* AIM OF THE EXERCISE *
From the first entry to the last, copy each one exactly.

* TASK DATA *
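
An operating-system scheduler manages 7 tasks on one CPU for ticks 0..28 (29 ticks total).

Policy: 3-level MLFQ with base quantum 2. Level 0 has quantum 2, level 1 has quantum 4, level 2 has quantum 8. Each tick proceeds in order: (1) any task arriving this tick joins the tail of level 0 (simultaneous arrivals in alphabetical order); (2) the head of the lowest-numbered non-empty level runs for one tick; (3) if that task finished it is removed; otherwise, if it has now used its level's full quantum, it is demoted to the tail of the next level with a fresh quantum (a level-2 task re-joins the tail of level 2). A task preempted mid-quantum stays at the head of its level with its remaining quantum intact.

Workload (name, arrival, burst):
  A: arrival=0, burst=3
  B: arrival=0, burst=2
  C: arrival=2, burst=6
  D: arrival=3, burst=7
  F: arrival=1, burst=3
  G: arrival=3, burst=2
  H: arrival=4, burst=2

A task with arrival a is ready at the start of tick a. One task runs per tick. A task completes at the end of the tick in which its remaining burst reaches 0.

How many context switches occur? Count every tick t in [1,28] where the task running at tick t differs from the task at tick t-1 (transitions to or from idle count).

t=0: L0/L1/L2 = AB/-/- → run A
t=1: L0/L1/L2 = ABF/-/- → run A
t=2: L0/L1/L2 = BFC/A/- → run B
t=3: L0/L1/L2 = BFCDG/A/- → run B
t=4: L0/L1/L2 = FCDGH/A/- → run F
t=5: L0/L1/L2 = FCDGH/A/- → run F
t=6: L0/L1/L2 = CDGH/AF/- → run C
t=7: L0/L1/L2 = CDGH/AF/- → run C
t=8: L0/L1/L2 = DGH/AFC/- → run D
t=9: L0/L1/L2 = DGH/AFC/- → run D
t=10: L0/L1/L2 = GH/AFCD/- → run G
t=11: L0/L1/L2 = GH/AFCD/- → run G
t=12: L0/L1/L2 = H/AFCD/- → run H
t=13: L0/L1/L2 = H/AFCD/- → run H
t=14: L0/L1/L2 = -/AFCD/- → run A
t=15: L0/L1/L2 = -/FCD/- → run F
t=16: L0/L1/L2 = -/CD/- → run C
t=17: L0/L1/L2 = -/CD/- → run C
t=18: L0/L1/L2 = -/CD/- → run C
t=19: L0/L1/L2 = -/CD/- → run C
t=20: L0/L1/L2 = -/D/- → run D
t=21: L0/L1/L2 = -/D/- → run D
t=22: L0/L1/L2 = -/D/- → run D
t=23: L0/L1/L2 = -/D/- → run D
t=24: L0/L1/L2 = -/-/D → run D
t=25: (idle)
t=26: (idle)
t=27: (idle)
t=28: (idle)

context switches = 11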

* RESPONSE AREA *
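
An operating-system scheduler manages 7 tasks on one CPU for ticks 0..28 (29 ticks total).

Policy: 3-level MLFQ with base quantum 2. Level 0 has quantum 2, level 1 has quantum 4, level 2 has quantum 8. Each tick proceeds in order: (1) any task arriving this tick joins the tail of level 0 (simultaneous arrivals in alphabetical order); (2) the head of the lowest-numbered non-empty level runs for one tick; (3) if that task finished it is removed; otherwise, if it has now used its level's full quantum, it is demoted to the tail of the next level with a fresh quantum (a level-2 task re-joins the tail of level 2). A task preempted mid-quantum stays at the head of its level with its remaining quantum intact.

Workload (name, arrival, burst):
  A: arrival=0, burst=3
  B: arrival=0, burst=2
  C: arrival=2, burst=6
  D: arrival=3, burst=7
  F: arrival=1, burst=3
  G: arrival=3, burst=2
  H: arrival=4, burst=2

A task with arrival a is ready at the start of tick a. One task runs per tick. A task completes at the end of the tick in which its remaining burst reaches 0.

How many context switches occur? Count every tick t in [1,28] where the task running at tick t differs from the task at tick t-1 (transitions to or from idle count).

t=0: L0/L1/L2 = AB/-/- → run A
t=1: L0/L1/L2 = ABF/-/- → run A
t=2: L0/L1/L2 = BFC/A/- → run B
t=3: L0/L1/L2 = BFCDG/A/- → run B
t=4: L0/L1/L2 = FCDGH/A/- → run F
t=5: L0/L1/L2 = FCDGH/A/- → run F
t=6: L0/L1/L2 = CDGH/AF/- → run C
t=7: L0/L1/L2 = CDGH/AF/- → run C
t=8: L0/L1/L2 = DGH/AFC/- → run D
t=9: L0/L1/L2 = DGH/AFC/- → run D
t=10: L0/L1/L2 = GH/AFCD/- → run G
t=11: L0/L1/L2 = GH/AFCD/- → run G
t=12: L0/L1/L2 = H/AFCD/- → run H
t=13: L0/L1/L2 = H/AFCD/- → run H
t=14: L0/L1/L2 = -/AFCD/- → run A
t=15: L0/L1/L2 = -/FCD/- → run F
t=16: L0/L1/L2 = -/CD/- → run C
t=17: L0/L1/L2 = -/CD/- → run C
t=18: L0/L1/L2 = -/CD/- → run C
t=19: L0/L1/L2 = -/CD/- → run C
t=20: L0/L1/L2 = -/D/- → run D
t=21: L0/L1/L2 = -/D/- → run D
t=22: L0/L1/L2 = -/D/- → run D
t=23: L0/L1/L2 = -/D/- → run D
t=24: L0/L1/L2 = -/-/D → run D
t=25: (idle)
t=26: (idle)
t=27: (idle)
t=28: (idle)

context switches = 11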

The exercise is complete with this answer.